#### WHAT IS EXPECTED:
From the first line to the last, print the data exactly as it appears.

#### GIVEN INFORMATION:

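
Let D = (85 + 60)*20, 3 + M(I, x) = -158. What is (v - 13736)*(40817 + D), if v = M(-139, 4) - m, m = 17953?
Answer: -1392386450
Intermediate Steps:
M(I, x) = -161 (M(I, x) = -3 - 158 = -161)
D = 2900 (D = 145*20 = 2900)
v = -18114 (v = -161 - 1*17953 = -161 - 17953 = -18114)
(v - 13736)*(40817 + D) = (-18114 - 13736)*(40817 + 2900) = -31850*43717 = -1392386450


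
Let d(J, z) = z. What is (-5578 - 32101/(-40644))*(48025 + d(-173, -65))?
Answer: -2717894770690/10161 ≈ -2.6748e+8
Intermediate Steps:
(-5578 - 32101/(-40644))*(48025 + d(-173, -65)) = (-5578 - 32101/(-40644))*(48025 - 65) = (-5578 - 32101*(-1/40644))*47960 = (-5578 + 32101/40644)*47960 = -226680131/40644*47960 = -2717894770690/10161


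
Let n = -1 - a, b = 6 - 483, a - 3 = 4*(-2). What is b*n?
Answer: -1908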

#### FINISHED TASK:
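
Let D = (85 + 60)*20, 3 + M(I, x) = -158. What is (v - 13736)*(40817 + D), if v = M(-139, 4) - m, m = 17953?
Answer: -1392386450
Intermediate Steps:
M(I, x) = -161 (M(I, x) = -3 - 158 = -161)
D = 2900 (D = 145*20 = 2900)
v = -18114 (v = -161 - 1*17953 = -161 - 17953 = -18114)
(v - 13736)*(40817 + D) = (-18114 - 13736)*(40817 + 2900) = -31850*43717 = -1392386450


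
Let d(J, z) = z. What is (-5578 - 32101/(-40644))*(48025 + d(-173, -65))?
Answer: -2717894770690/10161 ≈ -2.6748e+8
Intermediate Steps:
(-5578 - 32101/(-40644))*(48025 + d(-173, -65)) = (-5578 - 32101/(-40644))*(48025 - 65) = (-5578 - 32101*(-1/40644))*47960 = (-5578 + 32101/40644)*47960 = -226680131/40644*47960 = -2717894770690/10161


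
Let n = -1 - a, b = 6 - 483, a - 3 = 4*(-2). What is b*n?
Answer: -1908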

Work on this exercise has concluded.